Of all the lines below, return only those starting with the line holding "Availability limits cassava" and going on through the line holding "Each quantity may", exactly as written.

::::::::::

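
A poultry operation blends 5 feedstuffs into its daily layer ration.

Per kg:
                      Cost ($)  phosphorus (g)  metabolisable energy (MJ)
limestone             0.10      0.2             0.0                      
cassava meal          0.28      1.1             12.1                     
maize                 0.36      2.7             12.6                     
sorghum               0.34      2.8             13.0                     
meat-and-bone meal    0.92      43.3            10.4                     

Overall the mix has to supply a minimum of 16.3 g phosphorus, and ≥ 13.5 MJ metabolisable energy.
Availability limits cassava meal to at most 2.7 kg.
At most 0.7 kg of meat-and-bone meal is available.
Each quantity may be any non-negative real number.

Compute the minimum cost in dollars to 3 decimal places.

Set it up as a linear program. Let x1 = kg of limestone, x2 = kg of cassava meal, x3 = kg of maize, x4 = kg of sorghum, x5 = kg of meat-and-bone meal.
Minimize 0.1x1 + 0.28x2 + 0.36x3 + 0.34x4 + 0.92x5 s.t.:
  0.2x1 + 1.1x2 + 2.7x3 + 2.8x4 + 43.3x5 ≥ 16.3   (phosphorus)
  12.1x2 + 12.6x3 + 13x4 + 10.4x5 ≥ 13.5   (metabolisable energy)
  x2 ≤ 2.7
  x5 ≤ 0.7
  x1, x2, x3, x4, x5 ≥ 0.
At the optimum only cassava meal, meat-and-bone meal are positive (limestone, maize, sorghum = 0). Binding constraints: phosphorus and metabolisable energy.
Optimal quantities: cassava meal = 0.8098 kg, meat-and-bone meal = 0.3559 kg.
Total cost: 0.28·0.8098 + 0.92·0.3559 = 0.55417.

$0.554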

::::::::::

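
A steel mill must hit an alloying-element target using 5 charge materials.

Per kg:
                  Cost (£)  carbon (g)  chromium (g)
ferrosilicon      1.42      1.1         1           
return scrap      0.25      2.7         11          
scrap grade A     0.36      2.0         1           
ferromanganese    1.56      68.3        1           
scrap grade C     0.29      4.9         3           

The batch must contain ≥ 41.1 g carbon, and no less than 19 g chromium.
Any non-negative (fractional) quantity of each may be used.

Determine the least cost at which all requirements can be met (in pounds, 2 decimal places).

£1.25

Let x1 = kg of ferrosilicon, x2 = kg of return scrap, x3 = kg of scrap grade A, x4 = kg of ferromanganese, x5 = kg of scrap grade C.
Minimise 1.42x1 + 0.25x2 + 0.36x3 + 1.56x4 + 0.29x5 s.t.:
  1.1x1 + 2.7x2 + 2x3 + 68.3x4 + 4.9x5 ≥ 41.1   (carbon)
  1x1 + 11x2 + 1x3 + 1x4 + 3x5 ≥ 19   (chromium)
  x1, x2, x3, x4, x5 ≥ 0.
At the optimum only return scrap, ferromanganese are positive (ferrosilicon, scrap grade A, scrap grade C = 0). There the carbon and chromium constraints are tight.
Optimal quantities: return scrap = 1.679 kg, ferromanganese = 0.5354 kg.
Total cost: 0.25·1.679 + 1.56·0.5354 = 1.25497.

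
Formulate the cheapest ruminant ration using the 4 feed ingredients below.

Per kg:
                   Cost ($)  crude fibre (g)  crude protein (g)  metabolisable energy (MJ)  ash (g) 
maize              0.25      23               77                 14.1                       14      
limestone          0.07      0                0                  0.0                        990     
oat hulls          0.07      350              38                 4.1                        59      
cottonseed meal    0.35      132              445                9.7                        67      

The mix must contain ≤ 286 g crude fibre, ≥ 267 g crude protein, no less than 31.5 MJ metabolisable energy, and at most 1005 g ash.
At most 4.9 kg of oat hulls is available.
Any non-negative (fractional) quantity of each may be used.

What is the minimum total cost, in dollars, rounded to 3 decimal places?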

::::::::::

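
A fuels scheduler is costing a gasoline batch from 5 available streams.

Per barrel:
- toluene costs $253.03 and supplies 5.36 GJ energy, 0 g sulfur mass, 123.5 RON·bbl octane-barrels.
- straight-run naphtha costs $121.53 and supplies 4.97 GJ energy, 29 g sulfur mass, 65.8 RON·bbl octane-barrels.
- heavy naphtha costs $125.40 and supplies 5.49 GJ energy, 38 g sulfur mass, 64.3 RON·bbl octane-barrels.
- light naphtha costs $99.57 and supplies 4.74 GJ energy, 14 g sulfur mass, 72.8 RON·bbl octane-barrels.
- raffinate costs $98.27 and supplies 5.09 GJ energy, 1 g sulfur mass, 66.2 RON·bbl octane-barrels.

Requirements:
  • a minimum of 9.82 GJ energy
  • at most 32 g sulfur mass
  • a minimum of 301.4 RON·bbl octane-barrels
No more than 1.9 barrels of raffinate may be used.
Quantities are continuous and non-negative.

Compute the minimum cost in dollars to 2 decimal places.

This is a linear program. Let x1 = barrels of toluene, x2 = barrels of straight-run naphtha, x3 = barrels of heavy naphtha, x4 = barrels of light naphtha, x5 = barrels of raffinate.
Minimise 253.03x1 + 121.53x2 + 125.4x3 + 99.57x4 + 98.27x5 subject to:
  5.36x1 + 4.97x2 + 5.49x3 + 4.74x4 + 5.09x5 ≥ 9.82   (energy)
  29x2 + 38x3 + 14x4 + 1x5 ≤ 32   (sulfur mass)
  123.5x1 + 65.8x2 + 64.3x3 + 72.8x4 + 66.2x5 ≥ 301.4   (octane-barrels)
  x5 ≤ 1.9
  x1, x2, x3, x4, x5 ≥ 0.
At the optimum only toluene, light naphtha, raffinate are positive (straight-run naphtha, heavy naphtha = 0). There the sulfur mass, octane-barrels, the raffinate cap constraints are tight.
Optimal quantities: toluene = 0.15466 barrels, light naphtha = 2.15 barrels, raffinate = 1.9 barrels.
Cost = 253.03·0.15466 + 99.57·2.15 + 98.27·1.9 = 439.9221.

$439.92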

::::::::::

### Exercise result
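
Availability limits cassava meal to at most 2.7 kg.
At most 0.7 kg of meat-and-bone meal is available.
Each quantity may be any non-negative real number.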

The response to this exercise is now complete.